==== EXTRACTED ENTRIES

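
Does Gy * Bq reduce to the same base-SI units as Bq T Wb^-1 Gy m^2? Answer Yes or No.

Left side:
  Gy = J/kg (absorbed dose = energy per mass),
      = m²·s⁻².
  Bq = 1/s = s⁻¹ (activity is decays per second).
  Combining: Gy·Bq = (m²·s⁻²) · s⁻¹ = m²·s⁻³.
Right side:
  Bq = s⁻¹.
  T = kg·s⁻²·A⁻¹.
  Wb = kg·m²·s⁻²·A⁻¹.
  So Wb⁻¹ = kg⁻¹·m⁻²·s²·A.
  Gy = m²·s⁻².
  Combining: Bq·T·Wb⁻¹·Gy·m² = s⁻¹ · (kg·s⁻²·A⁻¹) · (kg⁻¹·m⁻²·s²·A) · (m²·s⁻²) · m² = m²·s⁻³.
Both reduce to m²·s⁻³.

Yes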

========

**WHAT IS EXPECTED**
Each record must be reproduced exactly, with nothing missing.

**EXERCISE SOLUTION**
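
Does Gy * Bq reduce to the same base-SI units as Bq T Wb^-1 Gy m^2? Answer Yes or No.

Left side:
  Gy = J/kg (absorbed dose = energy per mass),
      = m²·s⁻².
  Bq = 1/s = s⁻¹ (activity is decays per second).
  Combining: Gy·Bq = (m²·s⁻²) · s⁻¹ = m²·s⁻³.
Right side:
  Bq = s⁻¹.
  T = kg·s⁻²·A⁻¹.
  Wb = kg·m²·s⁻²·A⁻¹.
  So Wb⁻¹ = kg⁻¹·m⁻²·s²·A.
  Gy = m²·s⁻².
  Combining: Bq·T·Wb⁻¹·Gy·m² = s⁻¹ · (kg·s⁻²·A⁻¹) · (kg⁻¹·m⁻²·s²·A) · (m²·s⁻²) · m² = m²·s⁻³.
Both reduce to m²·s⁻³.

Yes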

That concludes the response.